**GOAL OF THE EXERCISE**
Everything from the line containing "Compute c_6 in" to the last line of the data below should be copied word for word, and nothing else.

**DATASET RECORDS**
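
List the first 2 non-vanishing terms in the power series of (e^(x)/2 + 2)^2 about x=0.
5·x/2 + 25/4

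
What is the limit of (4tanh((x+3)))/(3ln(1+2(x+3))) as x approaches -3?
Both numerator and denominator → 0 as x → -3; this is a 0/0 indeterminate form.
Expand each to leading order near x = -3: numerator ~ 4·(x + 3), denominator ~ 6·(x + 3).
The limit of the ratio is 2/3.

Final answer: 2/3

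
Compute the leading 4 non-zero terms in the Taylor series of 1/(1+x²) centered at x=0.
-x^6 + x^4 - x^2 + 1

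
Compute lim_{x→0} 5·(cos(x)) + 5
Direct substitution at x = 0 gives 10.

Final answer: 10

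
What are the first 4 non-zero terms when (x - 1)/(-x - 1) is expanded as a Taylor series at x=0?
-2·x^3 + 2·x^2 - 2·x + 1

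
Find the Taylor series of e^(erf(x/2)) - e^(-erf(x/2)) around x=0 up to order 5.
x^5·(-1/(12·π^(3/2)) + 1/(60·π^(5/2)) + 1/(80·√(π))) + x^3·(-1/(6·√(π)) + 1/(3·π^(3/2))) + 2·x/√(π)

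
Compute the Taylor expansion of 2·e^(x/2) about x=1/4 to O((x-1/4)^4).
2·e^(1/8) + e^(1/8)·(x - 1/4) + e^(1/8)·(x - 1/4)^2/4 + e^(1/8)·(x - 1/4)^3/24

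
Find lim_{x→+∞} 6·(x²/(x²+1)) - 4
Evaluate the dominant behaviour as x → +∞; each term tends to a finite value or vanishes.
Limit = 2.

Final answer: 2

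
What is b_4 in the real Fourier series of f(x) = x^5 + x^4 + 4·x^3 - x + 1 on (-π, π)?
b_4 = (1/π) ∫_{-π}^{π} f(x)·sin(4x) dx.
Evaluate the integral (use parity and integration by parts as needed): b_4 = -π^4/2 - 11·π^2/8 + 65/64.

Final answer: -π^4/2 - 11·π^2/8 + 65/64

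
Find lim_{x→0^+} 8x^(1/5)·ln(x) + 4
The product is a 0·∞ indeterminate form at x → 0⁺.
Rewrite the product as 8·ln(x) / x^(-1/5) and apply L'Hôpital, or use the standard hierarchy x^(-1/5) ≫ |ln x| as x → 0⁺.
The indeterminate product → 0, so the limit = 4.

Final answer: 4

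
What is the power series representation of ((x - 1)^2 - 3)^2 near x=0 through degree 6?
x^4 - 4·x^3 + 8·x + 4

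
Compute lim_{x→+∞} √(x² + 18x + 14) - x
This is an ∞ − ∞ indeterminate form.
Multiply and divide by the conjugate √(x²+18x + 14) + x; the x² terms cancel, leaving (18x + 14)/(√(x²+18x + 14)+x) → 18/2 = 9.
Limit = 9.

Final answer: 9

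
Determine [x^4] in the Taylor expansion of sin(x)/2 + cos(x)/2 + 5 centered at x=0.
Expand to order 4: sin(x)/2 + cos(x)/2 + 5 = x^4/48 - x^3/12 - x^2/4 + x/2 + 11/2 + O(x^5).
The coefficient of x^4 is 1/48.

Final answer: 1/48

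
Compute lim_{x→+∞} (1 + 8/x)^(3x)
As x → +∞: write (1 + 8/x)^(3x) = ((1 + 8/x)^x)^3 → (e^8)^3 = e^24.
Limit = e^(24).

Final answer: e^(24)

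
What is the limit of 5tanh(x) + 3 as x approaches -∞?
Evaluate the dominant behaviour as x → -∞; each term tends to a finite value or vanishes.
Limit = -2.

Final answer: -2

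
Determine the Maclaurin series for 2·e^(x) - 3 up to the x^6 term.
x^6/360 + x^5/60 + x^4/12 + x^3/3 + x^2 + 2·x - 1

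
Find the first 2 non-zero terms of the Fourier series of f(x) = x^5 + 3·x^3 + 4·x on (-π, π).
(-34·π^2 + 2·π^4 + 212)·sin(x) + (-π^4 - 7 + 2·π^2)·sin(2·x)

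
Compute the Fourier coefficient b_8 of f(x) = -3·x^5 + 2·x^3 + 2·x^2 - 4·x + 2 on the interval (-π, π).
b_8 = (1/π) ∫_{-π}^{π} f(x)·sin(8x) dx.
Evaluate the integral (use parity and integration by parts as needed): b_8 = -47·π^2/64 + 2189/2048 + 3·π^4/4.

Final answer: -47·π^2/64 + 2189/2048 + 3·π^4/4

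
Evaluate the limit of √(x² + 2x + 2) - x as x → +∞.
This is an ∞ − ∞ indeterminate form.
Multiply and divide by the conjugate √(x²+2x + 2) + x; the x² terms cancel, leaving (2x + 2)/(√(x²+2x + 2)+x) → 2/2 = 1.
Limit = 1.

Final answer: 1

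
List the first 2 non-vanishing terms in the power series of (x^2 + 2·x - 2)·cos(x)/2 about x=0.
x - 1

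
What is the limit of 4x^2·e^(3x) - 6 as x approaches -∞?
The product is a 0·∞ indeterminate form at x → -∞.
Rewrite the product as 4x^2 / e^(-3x) (an ∞/∞ form) and apply L'Hôpital, or use the standard hierarchy e^(3|x|) ≫ |x^2| as x → -∞.
The indeterminate product → 0, so the limit = -6.

Final answer: -6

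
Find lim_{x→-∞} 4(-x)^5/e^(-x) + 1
The quotient is an ∞/∞ indeterminate form as x → -∞.
Compare growth rates of the dominant terms (exponentials ≫ polynomials ≫ logarithms), or apply L'Hôpital's rule; the quotient → 0.
Adding the constant: 0 + 1 = 1. Limit = 1.

Final answer: 1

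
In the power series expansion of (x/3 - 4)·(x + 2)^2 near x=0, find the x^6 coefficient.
Expand to order 6: (x/3 - 4)·(x + 2)^2 = x^3/3 - 8·x^2/3 - 44·x/3 - 16 + O(x^7).
The coefficient of x^6 is 0.

Final answer: 0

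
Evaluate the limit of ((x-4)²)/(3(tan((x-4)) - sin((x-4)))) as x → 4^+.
Both numerator and denominator → 0 as x → 4^+; this is a 0/0 indeterminate form.
Expand each to leading order near x = 4: numerator ~ (x - 4)^2, denominator ~ 3·(x - 4)^3/2.
The limit of the ratio is ∞.

Final answer: ∞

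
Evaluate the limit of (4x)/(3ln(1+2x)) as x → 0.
Both numerator and denominator → 0 as x → 0; this is a 0/0 indeterminate form.
Expand each to leading order near x = 0: numerator ~ 4·x, denominator ~ 6·x.
The limit of the ratio is 2/3.

Final answer: 2/3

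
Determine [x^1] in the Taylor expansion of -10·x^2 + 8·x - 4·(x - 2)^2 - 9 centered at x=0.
Expand to order 1: -10·x^2 + 8·x - 4·(x - 2)^2 - 9 = 24·x - 25 + O(x^2).
The coefficient of x^1 is 24.

Final answer: 24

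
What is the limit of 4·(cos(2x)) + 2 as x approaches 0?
Direct substitution at x = 0 gives 6.

Final answer: 6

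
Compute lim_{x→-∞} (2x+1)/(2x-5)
Evaluate the dominant behaviour as x → -∞; each term tends to a finite value or vanishes.
Limit = 1.

Final answer: 1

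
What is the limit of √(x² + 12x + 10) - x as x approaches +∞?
This is an ∞ − ∞ indeterminate form.
Multiply and divide by the conjugate √(x²+12x + 10) + x; the x² terms cancel, leaving (12x + 10)/(√(x²+12x + 10)+x) → 12/2 = 6.
Limit = 6.

Final answer: 6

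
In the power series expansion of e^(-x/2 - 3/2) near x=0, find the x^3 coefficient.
Expand to order 3: e^(-x/2 - 3/2) = -x^3·e^(-3/2)/48 + x^2·e^(-3/2)/8 - x·e^(-3/2)/2 + e^(-3/2) + O(x^4).
The coefficient of x^3 is -e^(-3/2)/48.

Final answer: -e^(-3/2)/48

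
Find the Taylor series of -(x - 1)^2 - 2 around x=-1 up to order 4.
-6 + 4·(x + 1) - (x + 1)^2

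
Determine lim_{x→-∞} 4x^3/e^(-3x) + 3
The quotient is an ∞/∞ indeterminate form as x → -∞.
Compare growth rates of the dominant terms (exponentials ≫ polynomials ≫ logarithms), or apply L'Hôpital's rule; the quotient → 0.
Adding the constant: 0 + 3 = 3. Limit = 3.

Final answer: 3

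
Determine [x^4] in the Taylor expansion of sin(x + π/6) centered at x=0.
Expand to order 4: sin(x + π/6) = x^4/48 - √(3)·x^3/12 - x^2/4 + √(3)·x/2 + 1/2 + O(x^5).
The coefficient of x^4 is 1/48.

Final answer: 1/48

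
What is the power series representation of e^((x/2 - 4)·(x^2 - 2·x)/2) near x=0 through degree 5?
-511·x^5/120 - 125·x^4/24 + 11·x^3/12 + 11·x^2/2 + 4·x + 1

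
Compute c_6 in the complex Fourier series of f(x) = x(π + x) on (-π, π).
Compute the real Fourier coefficients first: a_6 = 1/9, b_6 = -π/3.
Then c_6 = (a_6 − i·b_6)/2 = 1/18 + i·π/6.

Final answer: 1/18 + i·π/6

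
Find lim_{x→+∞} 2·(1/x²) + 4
Evaluate the dominant behaviour as x → +∞; each term tends to a finite value or vanishes.
Limit = 4.

Final answer: 4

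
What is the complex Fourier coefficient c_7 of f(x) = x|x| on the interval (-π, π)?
Compute the real Fourier coefficients first: a_7 = 0, b_7 = (-8 + 98·π^2)/(343·π).
Then c_7 = (a_7 − i·b_7)/2 = -i·π/7 + 4·i/(343·π).

Final answer: -i·π/7 + 4·i/(343·π)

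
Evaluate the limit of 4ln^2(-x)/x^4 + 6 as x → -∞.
The quotient is an ∞/∞ indeterminate form as x → -∞.
Compare growth rates of the dominant terms (exponentials ≫ polynomials ≫ logarithms), or apply L'Hôpital's rule; the quotient → 0.
Adding the constant: 0 + 6 = 6. Limit = 6.

Final answer: 6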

**RESPONSE TO THIS TASK**
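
Compute c_6 in the complex Fourier series of f(x) = x(π + x) on (-π, π).
Compute the real Fourier coefficients first: a_6 = 1/9, b_6 = -π/3.
Then c_6 = (a_6 − i·b_6)/2 = 1/18 + i·π/6.

Final answer: 1/18 + i·π/6

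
Find lim_{x→+∞} 2·(1/x²) + 4
Evaluate the dominant behaviour as x → +∞; each term tends to a finite value or vanishes.
Limit = 4.

Final answer: 4

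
What is the complex Fourier coefficient c_7 of f(x) = x|x| on the interval (-π, π)?
Compute the real Fourier coefficients first: a_7 = 0, b_7 = (-8 + 98·π^2)/(343·π).
Then c_7 = (a_7 − i·b_7)/2 = -i·π/7 + 4·i/(343·π).

Final answer: -i·π/7 + 4·i/(343·π)

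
Evaluate the limit of 4ln^2(-x)/x^4 + 6 as x → -∞.
The quotient is an ∞/∞ indeterminate form as x → -∞.
Compare growth rates of the dominant terms (exponentials ≫ polynomials ≫ logarithms), or apply L'Hôpital's rule; the quotient → 0.
Adding the constant: 0 + 6 = 6. Limit = 6.

Final answer: 6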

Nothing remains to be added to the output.